Please reproduce all of the entries exactly, without omitting any.

──────── EXERCISE INPUT ────────

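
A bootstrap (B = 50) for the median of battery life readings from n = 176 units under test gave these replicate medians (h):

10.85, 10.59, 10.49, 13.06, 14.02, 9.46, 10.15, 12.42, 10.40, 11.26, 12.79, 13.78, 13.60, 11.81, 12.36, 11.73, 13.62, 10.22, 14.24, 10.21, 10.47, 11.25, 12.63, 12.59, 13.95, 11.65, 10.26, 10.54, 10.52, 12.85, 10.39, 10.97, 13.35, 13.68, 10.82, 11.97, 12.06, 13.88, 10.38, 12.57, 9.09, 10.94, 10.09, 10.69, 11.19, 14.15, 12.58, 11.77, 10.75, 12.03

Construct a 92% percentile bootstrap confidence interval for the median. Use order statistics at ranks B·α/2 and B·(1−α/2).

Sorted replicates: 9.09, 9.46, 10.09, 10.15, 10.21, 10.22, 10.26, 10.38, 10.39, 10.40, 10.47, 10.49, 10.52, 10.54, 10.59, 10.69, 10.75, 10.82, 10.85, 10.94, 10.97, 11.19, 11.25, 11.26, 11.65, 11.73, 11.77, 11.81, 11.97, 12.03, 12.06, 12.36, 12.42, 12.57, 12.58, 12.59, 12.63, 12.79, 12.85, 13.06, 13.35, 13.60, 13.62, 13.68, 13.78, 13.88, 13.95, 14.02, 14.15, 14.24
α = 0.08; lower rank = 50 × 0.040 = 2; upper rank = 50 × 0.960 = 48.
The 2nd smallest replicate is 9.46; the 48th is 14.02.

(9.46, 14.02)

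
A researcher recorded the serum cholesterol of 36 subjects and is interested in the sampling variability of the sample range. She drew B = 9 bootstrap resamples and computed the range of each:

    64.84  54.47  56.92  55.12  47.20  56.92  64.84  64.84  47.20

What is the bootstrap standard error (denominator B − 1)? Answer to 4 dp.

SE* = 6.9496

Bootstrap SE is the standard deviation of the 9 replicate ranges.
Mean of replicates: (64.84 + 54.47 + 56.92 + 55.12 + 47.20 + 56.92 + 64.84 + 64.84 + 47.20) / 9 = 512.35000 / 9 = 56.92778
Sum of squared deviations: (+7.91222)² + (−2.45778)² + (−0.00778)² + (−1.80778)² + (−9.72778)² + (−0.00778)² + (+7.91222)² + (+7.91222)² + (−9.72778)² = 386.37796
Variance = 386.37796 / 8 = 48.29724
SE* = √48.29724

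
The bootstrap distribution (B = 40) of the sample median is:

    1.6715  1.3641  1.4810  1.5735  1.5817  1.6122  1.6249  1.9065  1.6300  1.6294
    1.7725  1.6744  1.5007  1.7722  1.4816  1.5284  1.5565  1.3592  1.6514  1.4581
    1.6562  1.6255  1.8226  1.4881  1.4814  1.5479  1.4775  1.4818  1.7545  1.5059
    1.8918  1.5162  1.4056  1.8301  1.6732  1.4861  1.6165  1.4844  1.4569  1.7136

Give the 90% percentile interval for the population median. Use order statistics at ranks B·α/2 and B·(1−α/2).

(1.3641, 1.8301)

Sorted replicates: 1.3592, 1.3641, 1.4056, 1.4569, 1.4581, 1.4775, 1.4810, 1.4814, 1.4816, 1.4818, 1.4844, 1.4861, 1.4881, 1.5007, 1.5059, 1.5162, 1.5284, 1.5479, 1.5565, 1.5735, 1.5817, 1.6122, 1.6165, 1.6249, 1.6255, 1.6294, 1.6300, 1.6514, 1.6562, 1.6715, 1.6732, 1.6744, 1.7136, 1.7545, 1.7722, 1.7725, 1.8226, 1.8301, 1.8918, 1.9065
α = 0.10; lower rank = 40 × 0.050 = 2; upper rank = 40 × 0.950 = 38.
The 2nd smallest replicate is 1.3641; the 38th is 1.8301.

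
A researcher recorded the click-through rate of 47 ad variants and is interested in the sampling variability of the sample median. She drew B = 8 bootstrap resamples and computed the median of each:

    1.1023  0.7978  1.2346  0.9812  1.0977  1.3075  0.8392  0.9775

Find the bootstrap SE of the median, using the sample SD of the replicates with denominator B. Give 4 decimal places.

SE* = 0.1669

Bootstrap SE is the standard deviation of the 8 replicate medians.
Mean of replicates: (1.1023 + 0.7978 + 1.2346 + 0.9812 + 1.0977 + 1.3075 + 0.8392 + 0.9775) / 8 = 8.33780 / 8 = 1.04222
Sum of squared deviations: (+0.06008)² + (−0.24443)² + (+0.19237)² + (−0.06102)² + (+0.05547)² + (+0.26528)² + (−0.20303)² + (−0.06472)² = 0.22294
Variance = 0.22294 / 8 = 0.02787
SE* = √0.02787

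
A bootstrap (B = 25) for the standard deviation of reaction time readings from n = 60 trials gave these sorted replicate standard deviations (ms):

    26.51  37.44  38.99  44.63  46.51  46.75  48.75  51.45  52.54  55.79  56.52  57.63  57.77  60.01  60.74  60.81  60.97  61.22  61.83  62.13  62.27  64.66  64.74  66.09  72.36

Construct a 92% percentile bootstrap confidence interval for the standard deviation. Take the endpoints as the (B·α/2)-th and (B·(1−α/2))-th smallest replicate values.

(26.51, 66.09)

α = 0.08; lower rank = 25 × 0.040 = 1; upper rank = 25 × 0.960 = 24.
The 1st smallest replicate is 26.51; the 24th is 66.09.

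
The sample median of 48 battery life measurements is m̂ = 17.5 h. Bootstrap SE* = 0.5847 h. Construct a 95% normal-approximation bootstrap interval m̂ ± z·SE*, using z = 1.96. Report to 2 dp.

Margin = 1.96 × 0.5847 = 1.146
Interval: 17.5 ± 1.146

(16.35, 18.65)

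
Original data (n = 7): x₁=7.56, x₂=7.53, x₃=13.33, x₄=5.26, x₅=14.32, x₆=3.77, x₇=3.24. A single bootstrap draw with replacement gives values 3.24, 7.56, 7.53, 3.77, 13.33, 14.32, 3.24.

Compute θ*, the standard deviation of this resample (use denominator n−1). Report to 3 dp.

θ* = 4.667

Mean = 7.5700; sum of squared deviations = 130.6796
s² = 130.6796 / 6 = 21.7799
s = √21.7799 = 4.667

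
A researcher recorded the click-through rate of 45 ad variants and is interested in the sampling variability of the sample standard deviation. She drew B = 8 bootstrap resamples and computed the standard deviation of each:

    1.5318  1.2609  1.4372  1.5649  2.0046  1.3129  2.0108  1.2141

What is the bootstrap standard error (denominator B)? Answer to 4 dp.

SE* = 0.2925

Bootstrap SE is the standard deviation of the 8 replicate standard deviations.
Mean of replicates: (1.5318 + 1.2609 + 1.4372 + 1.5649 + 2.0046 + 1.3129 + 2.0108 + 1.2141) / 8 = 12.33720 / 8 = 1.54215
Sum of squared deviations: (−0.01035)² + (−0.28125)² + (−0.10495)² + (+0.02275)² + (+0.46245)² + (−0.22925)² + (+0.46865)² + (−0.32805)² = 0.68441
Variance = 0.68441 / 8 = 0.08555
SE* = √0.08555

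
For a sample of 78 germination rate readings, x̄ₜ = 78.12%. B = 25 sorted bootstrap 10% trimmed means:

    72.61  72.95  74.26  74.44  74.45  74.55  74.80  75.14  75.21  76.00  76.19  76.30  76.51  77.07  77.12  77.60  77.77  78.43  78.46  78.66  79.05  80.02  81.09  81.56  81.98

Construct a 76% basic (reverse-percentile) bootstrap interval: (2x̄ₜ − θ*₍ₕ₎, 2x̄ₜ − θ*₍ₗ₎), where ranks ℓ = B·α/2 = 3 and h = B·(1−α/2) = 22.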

────────

*YOUR RESPONSE*:
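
A bootstrap (B = 50) for the median of battery life readings from n = 176 units under test gave these replicate medians (h):

10.85, 10.59, 10.49, 13.06, 14.02, 9.46, 10.15, 12.42, 10.40, 11.26, 12.79, 13.78, 13.60, 11.81, 12.36, 11.73, 13.62, 10.22, 14.24, 10.21, 10.47, 11.25, 12.63, 12.59, 13.95, 11.65, 10.26, 10.54, 10.52, 12.85, 10.39, 10.97, 13.35, 13.68, 10.82, 11.97, 12.06, 13.88, 10.38, 12.57, 9.09, 10.94, 10.09, 10.69, 11.19, 14.15, 12.58, 11.77, 10.75, 12.03

Construct a 92% percentile bootstrap confidence interval for the median. Use order statistics at ranks B·α/2 and B·(1−α/2).

Sorted replicates: 9.09, 9.46, 10.09, 10.15, 10.21, 10.22, 10.26, 10.38, 10.39, 10.40, 10.47, 10.49, 10.52, 10.54, 10.59, 10.69, 10.75, 10.82, 10.85, 10.94, 10.97, 11.19, 11.25, 11.26, 11.65, 11.73, 11.77, 11.81, 11.97, 12.03, 12.06, 12.36, 12.42, 12.57, 12.58, 12.59, 12.63, 12.79, 12.85, 13.06, 13.35, 13.60, 13.62, 13.68, 13.78, 13.88, 13.95, 14.02, 14.15, 14.24
α = 0.08; lower rank = 50 × 0.040 = 2; upper rank = 50 × 0.960 = 48.
The 2nd smallest replicate is 9.46; the 48th is 14.02.

(9.46, 14.02)

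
A researcher recorded the serum cholesterol of 36 subjects and is interested in the sampling variability of the sample range. She drew B = 9 bootstrap resamples and computed the range of each:

    64.84  54.47  56.92  55.12  47.20  56.92  64.84  64.84  47.20

What is the bootstrap standard error (denominator B − 1)? Answer to 4 dp.

SE* = 6.9496

Bootstrap SE is the standard deviation of the 9 replicate ranges.
Mean of replicates: (64.84 + 54.47 + 56.92 + 55.12 + 47.20 + 56.92 + 64.84 + 64.84 + 47.20) / 9 = 512.35000 / 9 = 56.92778
Sum of squared deviations: (+7.91222)² + (−2.45778)² + (−0.00778)² + (−1.80778)² + (−9.72778)² + (−0.00778)² + (+7.91222)² + (+7.91222)² + (−9.72778)² = 386.37796
Variance = 386.37796 / 8 = 48.29724
SE* = √48.29724

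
The bootstrap distribution (B = 40) of the sample median is:

    1.6715  1.3641  1.4810  1.5735  1.5817  1.6122  1.6249  1.9065  1.6300  1.6294
    1.7725  1.6744  1.5007  1.7722  1.4816  1.5284  1.5565  1.3592  1.6514  1.4581
    1.6562  1.6255  1.8226  1.4881  1.4814  1.5479  1.4775  1.4818  1.7545  1.5059
    1.8918  1.5162  1.4056  1.8301  1.6732  1.4861  1.6165  1.4844  1.4569  1.7136

Give the 90% percentile interval for the population median. Use order statistics at ranks B·α/2 and B·(1−α/2).

(1.3641, 1.8301)

Sorted replicates: 1.3592, 1.3641, 1.4056, 1.4569, 1.4581, 1.4775, 1.4810, 1.4814, 1.4816, 1.4818, 1.4844, 1.4861, 1.4881, 1.5007, 1.5059, 1.5162, 1.5284, 1.5479, 1.5565, 1.5735, 1.5817, 1.6122, 1.6165, 1.6249, 1.6255, 1.6294, 1.6300, 1.6514, 1.6562, 1.6715, 1.6732, 1.6744, 1.7136, 1.7545, 1.7722, 1.7725, 1.8226, 1.8301, 1.8918, 1.9065
α = 0.10; lower rank = 40 × 0.050 = 2; upper rank = 40 × 0.950 = 38.
The 2nd smallest replicate is 1.3641; the 38th is 1.8301.

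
A researcher recorded the click-through rate of 47 ad variants and is interested in the sampling variability of the sample median. She drew B = 8 bootstrap resamples and computed the median of each:

    1.1023  0.7978  1.2346  0.9812  1.0977  1.3075  0.8392  0.9775

Find the bootstrap SE of the median, using the sample SD of the replicates with denominator B. Give 4 decimal places.

SE* = 0.1669

Bootstrap SE is the standard deviation of the 8 replicate medians.
Mean of replicates: (1.1023 + 0.7978 + 1.2346 + 0.9812 + 1.0977 + 1.3075 + 0.8392 + 0.9775) / 8 = 8.33780 / 8 = 1.04222
Sum of squared deviations: (+0.06008)² + (−0.24443)² + (+0.19237)² + (−0.06102)² + (+0.05547)² + (+0.26528)² + (−0.20303)² + (−0.06472)² = 0.22294
Variance = 0.22294 / 8 = 0.02787
SE* = √0.02787

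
A bootstrap (B = 25) for the standard deviation of reaction time readings from n = 60 trials gave these sorted replicate standard deviations (ms):

    26.51  37.44  38.99  44.63  46.51  46.75  48.75  51.45  52.54  55.79  56.52  57.63  57.77  60.01  60.74  60.81  60.97  61.22  61.83  62.13  62.27  64.66  64.74  66.09  72.36

Construct a 92% percentile bootstrap confidence interval for the standard deviation. Take the endpoints as the (B·α/2)-th and (B·(1−α/2))-th smallest replicate values.

(26.51, 66.09)

α = 0.08; lower rank = 25 × 0.040 = 1; upper rank = 25 × 0.960 = 24.
The 1st smallest replicate is 26.51; the 24th is 66.09.

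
The sample median of 48 battery life measurements is m̂ = 17.5 h. Bootstrap SE* = 0.5847 h. Construct a 95% normal-approximation bootstrap interval m̂ ± z·SE*, using z = 1.96. Report to 2 dp.

Margin = 1.96 × 0.5847 = 1.146
Interval: 17.5 ± 1.146

(16.35, 18.65)

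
Original data (n = 7): x₁=7.56, x₂=7.53, x₃=13.33, x₄=5.26, x₅=14.32, x₆=3.77, x₇=3.24. A single bootstrap draw with replacement gives values 3.24, 7.56, 7.53, 3.77, 13.33, 14.32, 3.24.

Compute θ*, the standard deviation of this resample (use denominator n−1). Report to 3 dp.

θ* = 4.667

Mean = 7.5700; sum of squared deviations = 130.6796
s² = 130.6796 / 6 = 21.7799
s = √21.7799 = 4.667

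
A researcher recorded the click-through rate of 45 ad variants and is interested in the sampling variability of the sample standard deviation. She drew B = 8 bootstrap resamples and computed the standard deviation of each:

    1.5318  1.2609  1.4372  1.5649  2.0046  1.3129  2.0108  1.2141

What is the bootstrap standard error (denominator B)? Answer to 4 dp.

SE* = 0.2925

Bootstrap SE is the standard deviation of the 8 replicate standard deviations.
Mean of replicates: (1.5318 + 1.2609 + 1.4372 + 1.5649 + 2.0046 + 1.3129 + 2.0108 + 1.2141) / 8 = 12.33720 / 8 = 1.54215
Sum of squared deviations: (−0.01035)² + (−0.28125)² + (−0.10495)² + (+0.02275)² + (+0.46245)² + (−0.22925)² + (+0.46865)² + (−0.32805)² = 0.68441
Variance = 0.68441 / 8 = 0.08555
SE* = √0.08555

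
For a sample of 78 germination rate readings, x̄ₜ = 78.12%. B = 25 sorted bootstrap 10% trimmed means:

    72.61  72.95  74.26  74.44  74.45  74.55  74.80  75.14  75.21  76.00  76.19  76.30  76.51  77.07  77.12  77.60  77.77  78.43  78.46  78.66  79.05  80.02  81.09  81.56  81.98

Construct a 76% basic (reverse-percentile) bootstrap interval: (2x̄ₜ − θ*₍ₕ₎, 2x̄ₜ − θ*₍ₗ₎), where ranks ℓ = B·α/2 = 3 and h = B·(1−α/2) = 22.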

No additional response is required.